[Stored dataset items]
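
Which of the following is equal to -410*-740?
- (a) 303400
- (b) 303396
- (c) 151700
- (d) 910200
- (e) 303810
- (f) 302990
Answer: a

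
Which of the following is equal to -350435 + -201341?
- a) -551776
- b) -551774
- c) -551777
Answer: a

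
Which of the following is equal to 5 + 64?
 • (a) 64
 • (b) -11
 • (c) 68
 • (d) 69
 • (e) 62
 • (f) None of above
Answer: d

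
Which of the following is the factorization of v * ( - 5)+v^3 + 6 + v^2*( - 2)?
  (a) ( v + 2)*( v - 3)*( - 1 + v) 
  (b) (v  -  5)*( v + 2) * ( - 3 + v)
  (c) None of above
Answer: a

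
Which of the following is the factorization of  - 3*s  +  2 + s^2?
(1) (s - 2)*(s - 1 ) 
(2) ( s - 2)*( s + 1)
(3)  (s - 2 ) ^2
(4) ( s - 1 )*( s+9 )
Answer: 1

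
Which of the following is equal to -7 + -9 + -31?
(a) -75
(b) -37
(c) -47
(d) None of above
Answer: c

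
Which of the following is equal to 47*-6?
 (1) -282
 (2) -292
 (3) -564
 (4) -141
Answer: 1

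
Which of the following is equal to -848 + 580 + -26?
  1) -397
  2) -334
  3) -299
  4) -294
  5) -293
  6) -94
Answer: 4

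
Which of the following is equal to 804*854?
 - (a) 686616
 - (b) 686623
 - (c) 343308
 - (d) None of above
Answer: a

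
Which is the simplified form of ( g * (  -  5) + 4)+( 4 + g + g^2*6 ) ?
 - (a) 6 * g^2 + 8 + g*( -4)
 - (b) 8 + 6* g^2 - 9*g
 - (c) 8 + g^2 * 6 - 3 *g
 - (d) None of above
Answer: a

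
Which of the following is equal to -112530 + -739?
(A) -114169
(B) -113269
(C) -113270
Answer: B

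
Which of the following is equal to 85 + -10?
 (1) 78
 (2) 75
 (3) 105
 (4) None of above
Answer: 2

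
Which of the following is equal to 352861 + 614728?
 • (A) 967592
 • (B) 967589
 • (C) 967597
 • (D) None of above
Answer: B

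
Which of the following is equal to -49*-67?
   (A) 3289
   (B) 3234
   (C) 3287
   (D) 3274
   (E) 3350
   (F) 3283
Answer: F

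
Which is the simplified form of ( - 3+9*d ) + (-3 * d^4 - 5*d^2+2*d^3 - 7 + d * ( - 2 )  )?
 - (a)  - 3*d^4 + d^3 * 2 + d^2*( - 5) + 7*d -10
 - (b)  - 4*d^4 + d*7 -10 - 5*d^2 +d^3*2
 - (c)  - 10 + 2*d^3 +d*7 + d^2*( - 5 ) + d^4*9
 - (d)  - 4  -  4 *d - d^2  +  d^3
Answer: a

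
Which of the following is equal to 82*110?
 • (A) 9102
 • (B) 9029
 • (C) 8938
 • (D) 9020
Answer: D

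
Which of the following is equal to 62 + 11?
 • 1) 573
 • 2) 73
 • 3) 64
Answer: 2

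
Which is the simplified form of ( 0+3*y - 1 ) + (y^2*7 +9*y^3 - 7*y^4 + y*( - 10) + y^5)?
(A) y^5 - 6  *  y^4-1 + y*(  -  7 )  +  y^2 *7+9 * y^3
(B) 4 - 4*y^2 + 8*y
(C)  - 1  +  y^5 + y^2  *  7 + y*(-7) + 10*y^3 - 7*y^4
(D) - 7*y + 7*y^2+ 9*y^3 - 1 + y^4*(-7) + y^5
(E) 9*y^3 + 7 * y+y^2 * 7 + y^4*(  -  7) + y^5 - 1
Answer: D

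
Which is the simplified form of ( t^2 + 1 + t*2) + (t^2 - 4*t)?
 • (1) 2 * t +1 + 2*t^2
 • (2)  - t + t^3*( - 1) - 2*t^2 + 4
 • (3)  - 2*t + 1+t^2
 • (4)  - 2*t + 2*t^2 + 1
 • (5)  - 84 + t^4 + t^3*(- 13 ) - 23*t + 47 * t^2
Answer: 4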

- [What this task involves]: The data, all of it, should be transcribed exactly.

- [Result of this exercise]:
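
Which of the following is equal to -410*-740?
- (a) 303400
- (b) 303396
- (c) 151700
- (d) 910200
- (e) 303810
- (f) 302990
Answer: a

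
Which of the following is equal to -350435 + -201341?
- a) -551776
- b) -551774
- c) -551777
Answer: a

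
Which of the following is equal to 5 + 64?
 • (a) 64
 • (b) -11
 • (c) 68
 • (d) 69
 • (e) 62
 • (f) None of above
Answer: d

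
Which of the following is the factorization of v * ( - 5)+v^3 + 6 + v^2*( - 2)?
  (a) ( v + 2)*( v - 3)*( - 1 + v) 
  (b) (v  -  5)*( v + 2) * ( - 3 + v)
  (c) None of above
Answer: a

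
Which of the following is the factorization of  - 3*s  +  2 + s^2?
(1) (s - 2)*(s - 1 ) 
(2) ( s - 2)*( s + 1)
(3)  (s - 2 ) ^2
(4) ( s - 1 )*( s+9 )
Answer: 1

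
Which of the following is equal to -7 + -9 + -31?
(a) -75
(b) -37
(c) -47
(d) None of above
Answer: c

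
Which of the following is equal to 47*-6?
 (1) -282
 (2) -292
 (3) -564
 (4) -141
Answer: 1

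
Which of the following is equal to -848 + 580 + -26?
  1) -397
  2) -334
  3) -299
  4) -294
  5) -293
  6) -94
Answer: 4

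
Which of the following is equal to 804*854?
 - (a) 686616
 - (b) 686623
 - (c) 343308
 - (d) None of above
Answer: a

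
Which is the simplified form of ( g * (  -  5) + 4)+( 4 + g + g^2*6 ) ?
 - (a) 6 * g^2 + 8 + g*( -4)
 - (b) 8 + 6* g^2 - 9*g
 - (c) 8 + g^2 * 6 - 3 *g
 - (d) None of above
Answer: a

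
Which of the following is equal to -112530 + -739?
(A) -114169
(B) -113269
(C) -113270
Answer: B

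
Which of the following is equal to 85 + -10?
 (1) 78
 (2) 75
 (3) 105
 (4) None of above
Answer: 2

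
Which of the following is equal to 352861 + 614728?
 • (A) 967592
 • (B) 967589
 • (C) 967597
 • (D) None of above
Answer: B

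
Which of the following is equal to -49*-67?
   (A) 3289
   (B) 3234
   (C) 3287
   (D) 3274
   (E) 3350
   (F) 3283
Answer: F

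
Which is the simplified form of ( - 3+9*d ) + (-3 * d^4 - 5*d^2+2*d^3 - 7 + d * ( - 2 )  )?
 - (a)  - 3*d^4 + d^3 * 2 + d^2*( - 5) + 7*d -10
 - (b)  - 4*d^4 + d*7 -10 - 5*d^2 +d^3*2
 - (c)  - 10 + 2*d^3 +d*7 + d^2*( - 5 ) + d^4*9
 - (d)  - 4  -  4 *d - d^2  +  d^3
Answer: a

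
Which of the following is equal to 82*110?
 • (A) 9102
 • (B) 9029
 • (C) 8938
 • (D) 9020
Answer: D

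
Which of the following is equal to 62 + 11?
 • 1) 573
 • 2) 73
 • 3) 64
Answer: 2

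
Which is the simplified form of ( 0+3*y - 1 ) + (y^2*7 +9*y^3 - 7*y^4 + y*( - 10) + y^5)?
(A) y^5 - 6  *  y^4-1 + y*(  -  7 )  +  y^2 *7+9 * y^3
(B) 4 - 4*y^2 + 8*y
(C)  - 1  +  y^5 + y^2  *  7 + y*(-7) + 10*y^3 - 7*y^4
(D) - 7*y + 7*y^2+ 9*y^3 - 1 + y^4*(-7) + y^5
(E) 9*y^3 + 7 * y+y^2 * 7 + y^4*(  -  7) + y^5 - 1
Answer: D

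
Which is the simplified form of ( t^2 + 1 + t*2) + (t^2 - 4*t)?
 • (1) 2 * t +1 + 2*t^2
 • (2)  - t + t^3*( - 1) - 2*t^2 + 4
 • (3)  - 2*t + 1+t^2
 • (4)  - 2*t + 2*t^2 + 1
 • (5)  - 84 + t^4 + t^3*(- 13 ) - 23*t + 47 * t^2
Answer: 4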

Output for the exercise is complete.